Provided data:
== Segment start ==
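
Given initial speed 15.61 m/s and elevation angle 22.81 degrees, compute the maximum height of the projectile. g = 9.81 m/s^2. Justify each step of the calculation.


H = (v*sin(theta))^2 / (2*g)
vy = v*sin(theta) = 15.61 * sin(22.81 deg) = 6.0516 m/s
H = vy^2 / (2*g) = 36.6222 / (2*9.81)
H = 36.6222 / 19.62 = 1.8666 m

1.8666 m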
== Segment end ==
Problem requirements:
Output all of the material exactly.

Response area:
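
Given initial speed 15.61 m/s and elevation angle 22.81 degrees, compute the maximum height of the projectile. g = 9.81 m/s^2. Justify each step of the calculation.


H = (v*sin(theta))^2 / (2*g)
vy = v*sin(theta) = 15.61 * sin(22.81 deg) = 6.0516 m/s
H = vy^2 / (2*g) = 36.6222 / (2*9.81)
H = 36.6222 / 19.62 = 1.8666 m

1.8666 m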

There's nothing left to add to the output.